--- DATA PROVIDED Enclosed Below ---
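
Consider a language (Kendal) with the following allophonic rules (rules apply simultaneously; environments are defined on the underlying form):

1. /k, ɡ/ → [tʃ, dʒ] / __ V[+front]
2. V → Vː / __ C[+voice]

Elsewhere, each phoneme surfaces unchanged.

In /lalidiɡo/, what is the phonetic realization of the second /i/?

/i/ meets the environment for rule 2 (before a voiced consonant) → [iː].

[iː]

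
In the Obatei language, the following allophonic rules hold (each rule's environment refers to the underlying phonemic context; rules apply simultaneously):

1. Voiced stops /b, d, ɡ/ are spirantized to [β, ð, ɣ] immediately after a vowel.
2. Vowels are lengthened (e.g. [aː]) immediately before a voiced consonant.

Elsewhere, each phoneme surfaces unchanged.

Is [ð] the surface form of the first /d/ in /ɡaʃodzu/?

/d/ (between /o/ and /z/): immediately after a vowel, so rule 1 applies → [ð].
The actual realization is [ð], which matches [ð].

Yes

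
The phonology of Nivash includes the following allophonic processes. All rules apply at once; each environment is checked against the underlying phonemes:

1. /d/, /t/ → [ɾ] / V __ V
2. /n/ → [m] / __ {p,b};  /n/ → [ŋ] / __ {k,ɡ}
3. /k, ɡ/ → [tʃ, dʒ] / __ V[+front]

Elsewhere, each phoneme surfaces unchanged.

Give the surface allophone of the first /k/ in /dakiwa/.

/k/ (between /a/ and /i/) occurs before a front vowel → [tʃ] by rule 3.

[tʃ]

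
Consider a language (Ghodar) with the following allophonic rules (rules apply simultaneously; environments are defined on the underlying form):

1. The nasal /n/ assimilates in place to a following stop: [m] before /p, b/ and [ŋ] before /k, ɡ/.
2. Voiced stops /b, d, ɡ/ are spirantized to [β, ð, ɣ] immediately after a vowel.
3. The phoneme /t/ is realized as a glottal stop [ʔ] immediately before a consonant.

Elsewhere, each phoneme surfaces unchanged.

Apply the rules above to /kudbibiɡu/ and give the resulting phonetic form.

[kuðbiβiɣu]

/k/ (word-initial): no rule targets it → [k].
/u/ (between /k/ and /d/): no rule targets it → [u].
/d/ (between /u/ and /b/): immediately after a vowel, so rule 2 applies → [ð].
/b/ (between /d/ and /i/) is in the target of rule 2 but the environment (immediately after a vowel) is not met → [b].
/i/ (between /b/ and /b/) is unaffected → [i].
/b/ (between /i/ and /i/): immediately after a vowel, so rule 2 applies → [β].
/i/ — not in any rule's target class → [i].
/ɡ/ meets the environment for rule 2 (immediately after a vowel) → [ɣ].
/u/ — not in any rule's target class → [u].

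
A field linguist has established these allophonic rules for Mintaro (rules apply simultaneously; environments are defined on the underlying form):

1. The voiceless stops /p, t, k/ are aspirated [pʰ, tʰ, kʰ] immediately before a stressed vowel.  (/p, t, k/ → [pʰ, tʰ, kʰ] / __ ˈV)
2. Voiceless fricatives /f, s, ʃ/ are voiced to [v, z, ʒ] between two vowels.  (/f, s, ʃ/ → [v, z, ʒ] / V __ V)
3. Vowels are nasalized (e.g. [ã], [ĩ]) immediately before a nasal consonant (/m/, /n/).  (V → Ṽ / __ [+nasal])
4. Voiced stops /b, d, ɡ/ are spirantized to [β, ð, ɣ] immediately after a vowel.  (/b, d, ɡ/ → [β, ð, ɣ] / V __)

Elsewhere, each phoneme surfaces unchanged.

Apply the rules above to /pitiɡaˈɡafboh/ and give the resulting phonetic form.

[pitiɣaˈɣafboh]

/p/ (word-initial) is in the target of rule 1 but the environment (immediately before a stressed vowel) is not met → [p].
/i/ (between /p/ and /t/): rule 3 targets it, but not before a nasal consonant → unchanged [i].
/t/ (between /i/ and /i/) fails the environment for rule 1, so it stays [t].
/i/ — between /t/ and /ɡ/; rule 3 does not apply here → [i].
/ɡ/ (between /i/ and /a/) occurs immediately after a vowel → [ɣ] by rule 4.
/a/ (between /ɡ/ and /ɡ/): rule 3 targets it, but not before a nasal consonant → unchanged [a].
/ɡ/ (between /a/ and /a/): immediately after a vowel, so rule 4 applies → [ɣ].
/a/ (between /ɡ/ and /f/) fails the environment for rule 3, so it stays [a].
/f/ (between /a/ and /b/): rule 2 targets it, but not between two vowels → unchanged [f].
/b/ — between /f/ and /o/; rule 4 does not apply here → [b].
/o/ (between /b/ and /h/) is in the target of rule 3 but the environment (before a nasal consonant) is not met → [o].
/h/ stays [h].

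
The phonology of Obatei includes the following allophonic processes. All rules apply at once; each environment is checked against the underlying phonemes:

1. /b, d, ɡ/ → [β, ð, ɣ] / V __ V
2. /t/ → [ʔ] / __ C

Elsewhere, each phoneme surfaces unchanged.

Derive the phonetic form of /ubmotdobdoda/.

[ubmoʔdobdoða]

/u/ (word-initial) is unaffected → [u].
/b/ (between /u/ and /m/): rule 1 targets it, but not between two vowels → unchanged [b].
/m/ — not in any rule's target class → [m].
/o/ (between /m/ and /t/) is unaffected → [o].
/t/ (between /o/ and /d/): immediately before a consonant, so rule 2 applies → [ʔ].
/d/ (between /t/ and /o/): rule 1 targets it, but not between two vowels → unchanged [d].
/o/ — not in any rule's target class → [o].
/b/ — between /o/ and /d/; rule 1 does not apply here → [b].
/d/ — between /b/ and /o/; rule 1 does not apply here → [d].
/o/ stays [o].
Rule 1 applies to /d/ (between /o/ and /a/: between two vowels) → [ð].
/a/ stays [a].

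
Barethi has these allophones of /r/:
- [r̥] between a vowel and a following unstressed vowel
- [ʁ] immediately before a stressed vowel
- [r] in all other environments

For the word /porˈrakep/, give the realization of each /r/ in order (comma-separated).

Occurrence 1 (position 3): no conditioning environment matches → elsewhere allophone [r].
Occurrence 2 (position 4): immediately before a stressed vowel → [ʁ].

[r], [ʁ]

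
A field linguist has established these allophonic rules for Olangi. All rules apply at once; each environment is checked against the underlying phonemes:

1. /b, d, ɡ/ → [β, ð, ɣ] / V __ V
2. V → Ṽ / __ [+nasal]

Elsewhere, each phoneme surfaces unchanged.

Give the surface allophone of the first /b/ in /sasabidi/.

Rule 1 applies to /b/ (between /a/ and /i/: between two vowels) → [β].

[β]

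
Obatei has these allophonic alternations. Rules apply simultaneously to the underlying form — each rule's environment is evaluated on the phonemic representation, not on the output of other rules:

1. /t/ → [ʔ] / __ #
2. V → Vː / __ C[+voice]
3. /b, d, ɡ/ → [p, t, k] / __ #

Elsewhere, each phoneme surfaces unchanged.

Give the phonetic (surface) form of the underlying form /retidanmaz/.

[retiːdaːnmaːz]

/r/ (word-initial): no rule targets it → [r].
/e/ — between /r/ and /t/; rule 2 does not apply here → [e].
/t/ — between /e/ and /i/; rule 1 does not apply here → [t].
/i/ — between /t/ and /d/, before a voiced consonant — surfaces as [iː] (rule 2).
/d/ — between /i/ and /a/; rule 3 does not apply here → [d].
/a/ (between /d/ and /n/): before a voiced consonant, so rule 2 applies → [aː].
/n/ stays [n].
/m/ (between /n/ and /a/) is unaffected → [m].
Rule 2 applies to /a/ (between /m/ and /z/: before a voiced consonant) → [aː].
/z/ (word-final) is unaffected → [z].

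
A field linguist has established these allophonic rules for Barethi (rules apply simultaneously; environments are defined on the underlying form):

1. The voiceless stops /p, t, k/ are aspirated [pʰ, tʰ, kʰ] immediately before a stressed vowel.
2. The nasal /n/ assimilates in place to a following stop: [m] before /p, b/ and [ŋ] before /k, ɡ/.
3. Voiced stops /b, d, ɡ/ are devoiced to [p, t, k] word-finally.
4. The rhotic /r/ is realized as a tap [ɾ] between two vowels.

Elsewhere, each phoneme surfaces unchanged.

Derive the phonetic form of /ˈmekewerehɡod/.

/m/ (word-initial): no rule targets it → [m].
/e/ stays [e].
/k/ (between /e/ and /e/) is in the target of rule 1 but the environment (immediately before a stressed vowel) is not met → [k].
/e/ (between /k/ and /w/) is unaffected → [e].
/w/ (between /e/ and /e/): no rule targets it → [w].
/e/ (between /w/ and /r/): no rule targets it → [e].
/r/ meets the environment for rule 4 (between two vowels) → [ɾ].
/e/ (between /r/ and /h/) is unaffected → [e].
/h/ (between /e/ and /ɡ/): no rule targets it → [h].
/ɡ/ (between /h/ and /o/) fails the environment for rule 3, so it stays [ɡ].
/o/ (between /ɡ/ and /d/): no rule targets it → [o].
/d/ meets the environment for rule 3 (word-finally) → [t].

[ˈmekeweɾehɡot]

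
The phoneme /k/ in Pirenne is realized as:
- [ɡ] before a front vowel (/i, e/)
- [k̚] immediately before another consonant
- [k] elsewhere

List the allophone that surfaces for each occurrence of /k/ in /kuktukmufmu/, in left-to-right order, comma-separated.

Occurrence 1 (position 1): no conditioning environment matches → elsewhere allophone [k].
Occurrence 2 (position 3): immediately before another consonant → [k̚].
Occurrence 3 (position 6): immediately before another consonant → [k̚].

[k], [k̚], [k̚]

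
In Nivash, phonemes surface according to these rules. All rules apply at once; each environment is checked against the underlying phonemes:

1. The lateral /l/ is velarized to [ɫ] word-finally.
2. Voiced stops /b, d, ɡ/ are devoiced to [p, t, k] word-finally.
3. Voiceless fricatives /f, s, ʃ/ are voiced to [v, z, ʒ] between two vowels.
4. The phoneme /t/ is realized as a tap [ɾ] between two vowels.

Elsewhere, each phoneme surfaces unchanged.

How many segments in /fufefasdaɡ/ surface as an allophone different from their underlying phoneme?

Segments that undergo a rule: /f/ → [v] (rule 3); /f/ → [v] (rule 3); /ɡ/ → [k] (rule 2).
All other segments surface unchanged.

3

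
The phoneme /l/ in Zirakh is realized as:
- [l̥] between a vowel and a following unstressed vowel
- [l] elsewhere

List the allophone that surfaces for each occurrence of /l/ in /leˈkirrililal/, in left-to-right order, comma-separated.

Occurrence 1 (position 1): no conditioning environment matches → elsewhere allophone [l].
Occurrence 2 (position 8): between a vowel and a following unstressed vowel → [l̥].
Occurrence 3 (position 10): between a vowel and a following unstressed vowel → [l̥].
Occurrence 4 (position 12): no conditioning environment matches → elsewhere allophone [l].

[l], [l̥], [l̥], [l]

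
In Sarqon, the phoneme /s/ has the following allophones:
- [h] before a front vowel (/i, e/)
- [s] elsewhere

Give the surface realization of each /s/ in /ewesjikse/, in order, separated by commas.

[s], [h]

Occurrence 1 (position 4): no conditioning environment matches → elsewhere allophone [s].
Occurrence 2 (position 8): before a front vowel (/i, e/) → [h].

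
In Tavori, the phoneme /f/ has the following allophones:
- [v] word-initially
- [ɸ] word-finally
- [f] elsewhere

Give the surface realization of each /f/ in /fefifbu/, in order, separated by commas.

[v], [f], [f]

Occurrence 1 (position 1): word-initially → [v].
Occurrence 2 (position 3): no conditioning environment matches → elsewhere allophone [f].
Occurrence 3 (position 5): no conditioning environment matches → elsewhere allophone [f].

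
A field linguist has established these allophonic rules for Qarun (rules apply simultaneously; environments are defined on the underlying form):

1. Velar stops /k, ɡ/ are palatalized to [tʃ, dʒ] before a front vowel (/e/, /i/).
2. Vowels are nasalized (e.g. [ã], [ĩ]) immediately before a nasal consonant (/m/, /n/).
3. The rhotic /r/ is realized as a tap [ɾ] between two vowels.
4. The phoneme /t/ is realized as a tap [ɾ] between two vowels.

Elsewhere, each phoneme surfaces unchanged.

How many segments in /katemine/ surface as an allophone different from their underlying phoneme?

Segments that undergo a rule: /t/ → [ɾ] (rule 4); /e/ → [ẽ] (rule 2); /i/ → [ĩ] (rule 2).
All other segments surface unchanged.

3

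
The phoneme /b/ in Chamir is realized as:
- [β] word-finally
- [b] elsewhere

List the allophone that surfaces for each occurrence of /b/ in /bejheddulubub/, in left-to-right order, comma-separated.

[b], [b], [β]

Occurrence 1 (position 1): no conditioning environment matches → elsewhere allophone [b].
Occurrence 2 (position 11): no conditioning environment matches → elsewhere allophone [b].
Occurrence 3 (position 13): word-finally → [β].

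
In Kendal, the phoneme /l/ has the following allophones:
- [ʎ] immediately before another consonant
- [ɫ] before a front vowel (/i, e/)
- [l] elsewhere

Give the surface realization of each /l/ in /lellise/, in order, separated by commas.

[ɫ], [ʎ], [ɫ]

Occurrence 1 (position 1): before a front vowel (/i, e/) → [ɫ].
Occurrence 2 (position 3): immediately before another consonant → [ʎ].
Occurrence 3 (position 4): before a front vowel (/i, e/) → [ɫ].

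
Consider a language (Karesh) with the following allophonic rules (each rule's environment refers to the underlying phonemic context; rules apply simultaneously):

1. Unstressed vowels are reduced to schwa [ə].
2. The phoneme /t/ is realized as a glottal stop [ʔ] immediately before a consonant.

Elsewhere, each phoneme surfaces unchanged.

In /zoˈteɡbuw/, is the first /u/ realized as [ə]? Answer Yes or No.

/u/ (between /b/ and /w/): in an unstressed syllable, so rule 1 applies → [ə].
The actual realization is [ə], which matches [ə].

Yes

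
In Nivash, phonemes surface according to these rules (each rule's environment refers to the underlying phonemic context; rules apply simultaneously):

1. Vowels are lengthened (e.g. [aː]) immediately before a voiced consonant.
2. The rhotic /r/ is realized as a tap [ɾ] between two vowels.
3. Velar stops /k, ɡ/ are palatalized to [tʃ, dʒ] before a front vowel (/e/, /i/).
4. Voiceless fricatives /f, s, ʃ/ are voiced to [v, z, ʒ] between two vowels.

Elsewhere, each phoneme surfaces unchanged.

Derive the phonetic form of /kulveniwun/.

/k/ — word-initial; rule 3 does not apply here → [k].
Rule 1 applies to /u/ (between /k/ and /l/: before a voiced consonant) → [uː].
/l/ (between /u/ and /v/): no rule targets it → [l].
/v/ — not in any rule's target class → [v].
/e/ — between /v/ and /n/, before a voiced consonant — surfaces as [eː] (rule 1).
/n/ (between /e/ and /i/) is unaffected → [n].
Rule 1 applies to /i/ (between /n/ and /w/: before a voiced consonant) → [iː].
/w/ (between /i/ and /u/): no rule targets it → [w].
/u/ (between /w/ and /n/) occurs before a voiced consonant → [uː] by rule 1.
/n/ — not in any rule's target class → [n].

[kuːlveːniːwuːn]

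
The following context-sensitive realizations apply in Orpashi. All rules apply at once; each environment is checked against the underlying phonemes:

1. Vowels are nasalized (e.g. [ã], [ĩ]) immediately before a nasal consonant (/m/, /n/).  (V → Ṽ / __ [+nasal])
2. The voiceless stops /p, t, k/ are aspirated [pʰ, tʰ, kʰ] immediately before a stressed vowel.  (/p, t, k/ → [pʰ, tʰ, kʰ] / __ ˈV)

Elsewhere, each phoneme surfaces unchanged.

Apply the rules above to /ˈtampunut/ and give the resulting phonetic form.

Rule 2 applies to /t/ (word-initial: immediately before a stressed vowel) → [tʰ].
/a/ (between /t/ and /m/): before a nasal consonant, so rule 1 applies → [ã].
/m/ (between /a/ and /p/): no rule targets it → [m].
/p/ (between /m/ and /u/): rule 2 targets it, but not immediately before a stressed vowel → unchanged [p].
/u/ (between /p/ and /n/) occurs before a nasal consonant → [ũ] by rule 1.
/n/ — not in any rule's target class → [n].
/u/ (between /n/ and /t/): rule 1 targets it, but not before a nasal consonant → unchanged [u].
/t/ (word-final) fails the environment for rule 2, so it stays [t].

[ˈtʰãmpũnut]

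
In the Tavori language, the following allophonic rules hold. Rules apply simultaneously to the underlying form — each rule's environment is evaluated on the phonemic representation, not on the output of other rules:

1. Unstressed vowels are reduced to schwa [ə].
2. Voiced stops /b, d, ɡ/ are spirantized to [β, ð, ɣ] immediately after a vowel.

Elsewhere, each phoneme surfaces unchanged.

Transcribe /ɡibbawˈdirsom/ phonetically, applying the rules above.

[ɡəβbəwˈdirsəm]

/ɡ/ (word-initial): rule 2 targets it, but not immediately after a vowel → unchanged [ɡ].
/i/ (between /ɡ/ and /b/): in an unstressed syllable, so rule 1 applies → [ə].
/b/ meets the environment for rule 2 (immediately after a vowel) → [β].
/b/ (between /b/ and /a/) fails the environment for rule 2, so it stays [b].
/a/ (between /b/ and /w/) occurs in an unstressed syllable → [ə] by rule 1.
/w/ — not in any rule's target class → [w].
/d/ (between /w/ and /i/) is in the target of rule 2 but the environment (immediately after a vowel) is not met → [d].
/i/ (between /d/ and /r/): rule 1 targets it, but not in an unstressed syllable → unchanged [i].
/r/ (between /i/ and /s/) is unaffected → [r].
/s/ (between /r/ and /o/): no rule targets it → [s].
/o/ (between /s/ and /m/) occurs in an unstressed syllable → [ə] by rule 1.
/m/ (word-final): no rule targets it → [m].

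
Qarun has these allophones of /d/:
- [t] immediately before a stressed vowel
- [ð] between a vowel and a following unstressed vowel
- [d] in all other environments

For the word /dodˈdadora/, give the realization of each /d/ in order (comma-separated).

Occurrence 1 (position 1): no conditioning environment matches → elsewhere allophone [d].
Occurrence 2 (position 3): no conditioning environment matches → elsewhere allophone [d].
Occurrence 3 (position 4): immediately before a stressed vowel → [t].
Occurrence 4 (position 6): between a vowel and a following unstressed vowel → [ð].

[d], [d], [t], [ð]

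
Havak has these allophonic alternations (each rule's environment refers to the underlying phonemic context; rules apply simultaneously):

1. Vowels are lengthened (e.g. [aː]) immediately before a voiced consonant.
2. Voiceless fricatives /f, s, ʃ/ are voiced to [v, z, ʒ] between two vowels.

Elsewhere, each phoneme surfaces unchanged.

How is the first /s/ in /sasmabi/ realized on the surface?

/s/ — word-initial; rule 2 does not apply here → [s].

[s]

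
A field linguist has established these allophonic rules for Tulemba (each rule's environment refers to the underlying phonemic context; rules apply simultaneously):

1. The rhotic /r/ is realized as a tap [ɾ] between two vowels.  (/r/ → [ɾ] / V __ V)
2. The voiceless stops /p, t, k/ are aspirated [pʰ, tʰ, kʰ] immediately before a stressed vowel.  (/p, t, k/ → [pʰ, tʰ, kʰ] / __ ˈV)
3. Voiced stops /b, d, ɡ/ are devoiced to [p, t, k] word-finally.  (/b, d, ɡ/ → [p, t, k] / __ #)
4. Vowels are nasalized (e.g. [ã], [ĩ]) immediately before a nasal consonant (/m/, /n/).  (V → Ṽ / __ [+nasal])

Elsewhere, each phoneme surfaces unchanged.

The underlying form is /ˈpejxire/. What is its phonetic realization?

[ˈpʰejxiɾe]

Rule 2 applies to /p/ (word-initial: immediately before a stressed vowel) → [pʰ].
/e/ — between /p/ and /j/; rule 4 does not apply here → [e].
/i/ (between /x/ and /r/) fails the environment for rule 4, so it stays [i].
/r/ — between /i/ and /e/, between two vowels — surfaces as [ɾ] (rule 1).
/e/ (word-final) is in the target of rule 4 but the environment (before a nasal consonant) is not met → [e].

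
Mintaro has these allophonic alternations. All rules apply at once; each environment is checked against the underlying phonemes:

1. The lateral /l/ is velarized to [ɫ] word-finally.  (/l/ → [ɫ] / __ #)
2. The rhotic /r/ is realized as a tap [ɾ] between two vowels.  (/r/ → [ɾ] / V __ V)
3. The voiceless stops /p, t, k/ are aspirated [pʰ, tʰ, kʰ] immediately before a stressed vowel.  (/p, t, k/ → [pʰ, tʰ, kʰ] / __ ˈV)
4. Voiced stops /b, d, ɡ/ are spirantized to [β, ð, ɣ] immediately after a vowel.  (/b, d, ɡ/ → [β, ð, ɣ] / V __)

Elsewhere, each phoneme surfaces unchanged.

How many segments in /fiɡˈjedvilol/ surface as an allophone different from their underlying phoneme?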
--- End of Enclosed DATA PROVIDED ---
Copy the lines above exactly, from the very first through the one containing "1. The nasal", and include no other line.

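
Consider a language (Kendal) with the following allophonic rules (rules apply simultaneously; environments are defined on the underlying form):

1. /k, ɡ/ → [tʃ, dʒ] / __ V[+front]
2. V → Vː / __ C[+voice]

Elsewhere, each phoneme surfaces unchanged.

In /lalidiɡo/, what is the phonetic realization of the second /i/?

/i/ meets the environment for rule 2 (before a voiced consonant) → [iː].

[iː]

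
In the Obatei language, the following allophonic rules hold (each rule's environment refers to the underlying phonemic context; rules apply simultaneously):

1. Voiced stops /b, d, ɡ/ are spirantized to [β, ð, ɣ] immediately after a vowel.
2. Vowels are lengthened (e.g. [aː]) immediately before a voiced consonant.

Elsewhere, each phoneme surfaces unchanged.

Is [ð] the surface form of the first /d/ in /ɡaʃodzu/?

/d/ (between /o/ and /z/): immediately after a vowel, so rule 1 applies → [ð].
The actual realization is [ð], which matches [ð].

Yes

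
The phonology of Nivash includes the following allophonic processes. All rules apply at once; each environment is checked against the underlying phonemes:

1. /d/, /t/ → [ɾ] / V __ V
2. /n/ → [m] / __ {p,b};  /n/ → [ŋ] / __ {k,ɡ}
3. /k, ɡ/ → [tʃ, dʒ] / __ V[+front]

Elsewhere, each phoneme surfaces unchanged.

Give the surface allophone of the first /k/ in /dakiwa/.

/k/ (between /a/ and /i/) occurs before a front vowel → [tʃ] by rule 3.

[tʃ]

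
Consider a language (Ghodar) with the following allophonic rules (rules apply simultaneously; environments are defined on the underlying form):

1. The nasal /n/ assimilates in place to a following stop: [m] before /p, b/ and [ŋ] before /k, ɡ/.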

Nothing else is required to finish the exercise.